> _Problem requirements_:
Your reply should consist solely of the lines from the start of the material below through the line containing "Words (in order): gentle", reproduced exactly.

> _Data supplied_:
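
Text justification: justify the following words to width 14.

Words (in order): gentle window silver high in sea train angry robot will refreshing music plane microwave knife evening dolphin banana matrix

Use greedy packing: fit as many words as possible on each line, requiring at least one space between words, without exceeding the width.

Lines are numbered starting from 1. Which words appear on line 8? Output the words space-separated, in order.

Answer: microwave

Derivation:
Line 1: ['gentle', 'window'] (min_width=13, slack=1)
Line 2: ['silver', 'high', 'in'] (min_width=14, slack=0)
Line 3: ['sea', 'train'] (min_width=9, slack=5)
Line 4: ['angry', 'robot'] (min_width=11, slack=3)
Line 5: ['will'] (min_width=4, slack=10)
Line 6: ['refreshing'] (min_width=10, slack=4)
Line 7: ['music', 'plane'] (min_width=11, slack=3)
Line 8: ['microwave'] (min_width=9, slack=5)
Line 9: ['knife', 'evening'] (min_width=13, slack=1)
Line 10: ['dolphin', 'banana'] (min_width=14, slack=0)
Line 11: ['matrix'] (min_width=6, slack=8)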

> _Answer to the exercise_:
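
Text justification: justify the following words to width 14.

Words (in order): gentle window silver high in sea train angry robot will refreshing music plane microwave knife evening dolphin banana matrix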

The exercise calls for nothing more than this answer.